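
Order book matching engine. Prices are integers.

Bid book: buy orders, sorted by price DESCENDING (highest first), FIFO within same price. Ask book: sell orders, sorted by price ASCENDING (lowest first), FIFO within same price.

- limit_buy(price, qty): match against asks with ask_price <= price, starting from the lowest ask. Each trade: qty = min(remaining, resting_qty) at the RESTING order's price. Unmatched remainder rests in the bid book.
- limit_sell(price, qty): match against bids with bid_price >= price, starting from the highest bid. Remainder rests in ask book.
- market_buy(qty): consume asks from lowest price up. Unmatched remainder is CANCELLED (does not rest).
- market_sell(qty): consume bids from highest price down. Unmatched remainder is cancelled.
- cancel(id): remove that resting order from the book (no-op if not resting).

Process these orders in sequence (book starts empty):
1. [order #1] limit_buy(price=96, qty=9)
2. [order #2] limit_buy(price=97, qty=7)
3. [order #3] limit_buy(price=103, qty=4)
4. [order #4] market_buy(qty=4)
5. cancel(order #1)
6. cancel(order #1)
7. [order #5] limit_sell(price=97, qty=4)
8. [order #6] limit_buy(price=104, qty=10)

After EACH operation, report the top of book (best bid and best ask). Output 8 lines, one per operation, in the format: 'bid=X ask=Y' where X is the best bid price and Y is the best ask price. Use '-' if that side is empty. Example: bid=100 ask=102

Answer: bid=96 ask=-
bid=97 ask=-
bid=103 ask=-
bid=103 ask=-
bid=103 ask=-
bid=103 ask=-
bid=97 ask=-
bid=104 ask=-

Derivation:
After op 1 [order #1] limit_buy(price=96, qty=9): fills=none; bids=[#1:9@96] asks=[-]
After op 2 [order #2] limit_buy(price=97, qty=7): fills=none; bids=[#2:7@97 #1:9@96] asks=[-]
After op 3 [order #3] limit_buy(price=103, qty=4): fills=none; bids=[#3:4@103 #2:7@97 #1:9@96] asks=[-]
After op 4 [order #4] market_buy(qty=4): fills=none; bids=[#3:4@103 #2:7@97 #1:9@96] asks=[-]
After op 5 cancel(order #1): fills=none; bids=[#3:4@103 #2:7@97] asks=[-]
After op 6 cancel(order #1): fills=none; bids=[#3:4@103 #2:7@97] asks=[-]
After op 7 [order #5] limit_sell(price=97, qty=4): fills=#3x#5:4@103; bids=[#2:7@97] asks=[-]
After op 8 [order #6] limit_buy(price=104, qty=10): fills=none; bids=[#6:10@104 #2:7@97] asks=[-]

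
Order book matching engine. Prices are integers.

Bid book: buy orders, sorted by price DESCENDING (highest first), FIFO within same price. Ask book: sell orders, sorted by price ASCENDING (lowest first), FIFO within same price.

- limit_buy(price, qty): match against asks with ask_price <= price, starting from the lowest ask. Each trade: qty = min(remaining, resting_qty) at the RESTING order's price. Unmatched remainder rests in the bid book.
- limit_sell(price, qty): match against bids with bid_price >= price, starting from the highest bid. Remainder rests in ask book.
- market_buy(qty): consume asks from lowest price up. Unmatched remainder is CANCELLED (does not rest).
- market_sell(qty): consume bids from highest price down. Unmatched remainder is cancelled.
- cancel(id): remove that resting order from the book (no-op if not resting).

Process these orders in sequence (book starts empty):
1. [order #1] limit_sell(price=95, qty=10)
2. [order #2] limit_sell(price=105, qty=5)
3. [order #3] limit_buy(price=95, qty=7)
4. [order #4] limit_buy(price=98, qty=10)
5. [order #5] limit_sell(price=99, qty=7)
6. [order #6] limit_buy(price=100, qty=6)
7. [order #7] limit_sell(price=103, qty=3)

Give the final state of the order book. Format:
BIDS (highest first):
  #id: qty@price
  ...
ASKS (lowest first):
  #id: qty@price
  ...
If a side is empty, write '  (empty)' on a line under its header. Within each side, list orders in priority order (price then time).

After op 1 [order #1] limit_sell(price=95, qty=10): fills=none; bids=[-] asks=[#1:10@95]
After op 2 [order #2] limit_sell(price=105, qty=5): fills=none; bids=[-] asks=[#1:10@95 #2:5@105]
After op 3 [order #3] limit_buy(price=95, qty=7): fills=#3x#1:7@95; bids=[-] asks=[#1:3@95 #2:5@105]
After op 4 [order #4] limit_buy(price=98, qty=10): fills=#4x#1:3@95; bids=[#4:7@98] asks=[#2:5@105]
After op 5 [order #5] limit_sell(price=99, qty=7): fills=none; bids=[#4:7@98] asks=[#5:7@99 #2:5@105]
After op 6 [order #6] limit_buy(price=100, qty=6): fills=#6x#5:6@99; bids=[#4:7@98] asks=[#5:1@99 #2:5@105]
After op 7 [order #7] limit_sell(price=103, qty=3): fills=none; bids=[#4:7@98] asks=[#5:1@99 #7:3@103 #2:5@105]

Answer: BIDS (highest first):
  #4: 7@98
ASKS (lowest first):
  #5: 1@99
  #7: 3@103
  #2: 5@105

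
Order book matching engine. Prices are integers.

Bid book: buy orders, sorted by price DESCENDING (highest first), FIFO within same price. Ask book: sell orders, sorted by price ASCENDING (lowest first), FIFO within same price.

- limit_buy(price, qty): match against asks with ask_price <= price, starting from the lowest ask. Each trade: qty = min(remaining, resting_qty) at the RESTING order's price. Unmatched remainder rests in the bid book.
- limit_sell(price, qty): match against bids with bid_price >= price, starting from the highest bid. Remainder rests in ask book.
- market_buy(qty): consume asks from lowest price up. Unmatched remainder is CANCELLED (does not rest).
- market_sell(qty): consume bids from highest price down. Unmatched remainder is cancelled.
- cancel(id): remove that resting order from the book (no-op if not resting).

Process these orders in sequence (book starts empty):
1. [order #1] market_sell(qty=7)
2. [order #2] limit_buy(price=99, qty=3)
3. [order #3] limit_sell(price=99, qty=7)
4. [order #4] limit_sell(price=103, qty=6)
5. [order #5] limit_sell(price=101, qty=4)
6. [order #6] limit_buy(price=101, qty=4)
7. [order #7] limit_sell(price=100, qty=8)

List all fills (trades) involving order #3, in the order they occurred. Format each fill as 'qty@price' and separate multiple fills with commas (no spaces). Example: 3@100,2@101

Answer: 3@99,4@99

Derivation:
After op 1 [order #1] market_sell(qty=7): fills=none; bids=[-] asks=[-]
After op 2 [order #2] limit_buy(price=99, qty=3): fills=none; bids=[#2:3@99] asks=[-]
After op 3 [order #3] limit_sell(price=99, qty=7): fills=#2x#3:3@99; bids=[-] asks=[#3:4@99]
After op 4 [order #4] limit_sell(price=103, qty=6): fills=none; bids=[-] asks=[#3:4@99 #4:6@103]
After op 5 [order #5] limit_sell(price=101, qty=4): fills=none; bids=[-] asks=[#3:4@99 #5:4@101 #4:6@103]
After op 6 [order #6] limit_buy(price=101, qty=4): fills=#6x#3:4@99; bids=[-] asks=[#5:4@101 #4:6@103]
After op 7 [order #7] limit_sell(price=100, qty=8): fills=none; bids=[-] asks=[#7:8@100 #5:4@101 #4:6@103]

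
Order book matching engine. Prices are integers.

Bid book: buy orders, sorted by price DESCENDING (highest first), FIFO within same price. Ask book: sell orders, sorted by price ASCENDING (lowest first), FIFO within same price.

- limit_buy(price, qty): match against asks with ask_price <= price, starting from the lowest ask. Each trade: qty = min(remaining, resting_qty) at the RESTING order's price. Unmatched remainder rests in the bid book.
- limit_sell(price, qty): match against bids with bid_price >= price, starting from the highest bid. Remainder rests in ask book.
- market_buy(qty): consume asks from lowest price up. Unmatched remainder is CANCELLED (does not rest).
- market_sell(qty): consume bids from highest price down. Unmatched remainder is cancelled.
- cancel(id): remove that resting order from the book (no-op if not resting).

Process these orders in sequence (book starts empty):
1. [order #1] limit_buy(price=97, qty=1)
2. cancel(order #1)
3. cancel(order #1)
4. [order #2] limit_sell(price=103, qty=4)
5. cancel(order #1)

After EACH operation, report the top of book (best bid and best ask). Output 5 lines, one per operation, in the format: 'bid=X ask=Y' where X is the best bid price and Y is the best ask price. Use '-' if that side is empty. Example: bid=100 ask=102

After op 1 [order #1] limit_buy(price=97, qty=1): fills=none; bids=[#1:1@97] asks=[-]
After op 2 cancel(order #1): fills=none; bids=[-] asks=[-]
After op 3 cancel(order #1): fills=none; bids=[-] asks=[-]
After op 4 [order #2] limit_sell(price=103, qty=4): fills=none; bids=[-] asks=[#2:4@103]
After op 5 cancel(order #1): fills=none; bids=[-] asks=[#2:4@103]

Answer: bid=97 ask=-
bid=- ask=-
bid=- ask=-
bid=- ask=103
bid=- ask=103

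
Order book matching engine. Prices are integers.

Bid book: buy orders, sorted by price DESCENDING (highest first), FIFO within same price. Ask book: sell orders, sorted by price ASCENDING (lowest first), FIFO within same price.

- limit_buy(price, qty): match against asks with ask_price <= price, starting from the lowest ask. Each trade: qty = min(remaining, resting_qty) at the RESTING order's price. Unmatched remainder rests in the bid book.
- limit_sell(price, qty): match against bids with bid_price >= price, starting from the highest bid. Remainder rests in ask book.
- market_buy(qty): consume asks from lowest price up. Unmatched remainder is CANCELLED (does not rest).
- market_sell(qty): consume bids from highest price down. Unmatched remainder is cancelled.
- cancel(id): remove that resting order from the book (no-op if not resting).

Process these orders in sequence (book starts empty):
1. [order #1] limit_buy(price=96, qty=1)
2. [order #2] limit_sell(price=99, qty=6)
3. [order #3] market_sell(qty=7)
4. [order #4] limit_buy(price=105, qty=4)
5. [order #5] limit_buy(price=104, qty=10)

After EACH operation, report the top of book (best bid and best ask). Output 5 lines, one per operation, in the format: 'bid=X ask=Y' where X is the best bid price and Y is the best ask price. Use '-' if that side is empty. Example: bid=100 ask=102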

## What you should do
The expected output is exactly the lines of the listing above between the line holding "2. cancel(order #1)" and the line holding "5. [order #5] limit_buy(price=104, qty=10)", inclusive.

## Answer box
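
2. cancel(order #1)
3. cancel(order #1)
4. [order #2] limit_sell(price=103, qty=4)
5. cancel(order #1)

After EACH operation, report the top of book (best bid and best ask). Output 5 lines, one per operation, in the format: 'bid=X ask=Y' where X is the best bid price and Y is the best ask price. Use '-' if that side is empty. Example: bid=100 ask=102

After op 1 [order #1] limit_buy(price=97, qty=1): fills=none; bids=[#1:1@97] asks=[-]
After op 2 cancel(order #1): fills=none; bids=[-] asks=[-]
After op 3 cancel(order #1): fills=none; bids=[-] asks=[-]
After op 4 [order #2] limit_sell(price=103, qty=4): fills=none; bids=[-] asks=[#2:4@103]
After op 5 cancel(order #1): fills=none; bids=[-] asks=[#2:4@103]

Answer: bid=97 ask=-
bid=- ask=-
bid=- ask=-
bid=- ask=103
bid=- ask=103

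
Order book matching engine. Prices are integers.

Bid book: buy orders, sorted by price DESCENDING (highest first), FIFO within same price. Ask book: sell orders, sorted by price ASCENDING (lowest first), FIFO within same price.

- limit_buy(price, qty): match against asks with ask_price <= price, starting from the lowest ask. Each trade: qty = min(remaining, resting_qty) at the RESTING order's price. Unmatched remainder rests in the bid book.
- limit_sell(price, qty): match against bids with bid_price >= price, starting from the highest bid. Remainder rests in ask book.
- market_buy(qty): consume asks from lowest price up. Unmatched remainder is CANCELLED (does not rest).
- market_sell(qty): consume bids from highest price down. Unmatched remainder is cancelled.
- cancel(id): remove that resting order from the book (no-op if not resting).

Process these orders in sequence (book starts empty):
1. [order #1] limit_buy(price=96, qty=1)
2. [order #2] limit_sell(price=99, qty=6)
3. [order #3] market_sell(qty=7)
4. [order #4] limit_buy(price=105, qty=4)
5. [order #5] limit_buy(price=104, qty=10)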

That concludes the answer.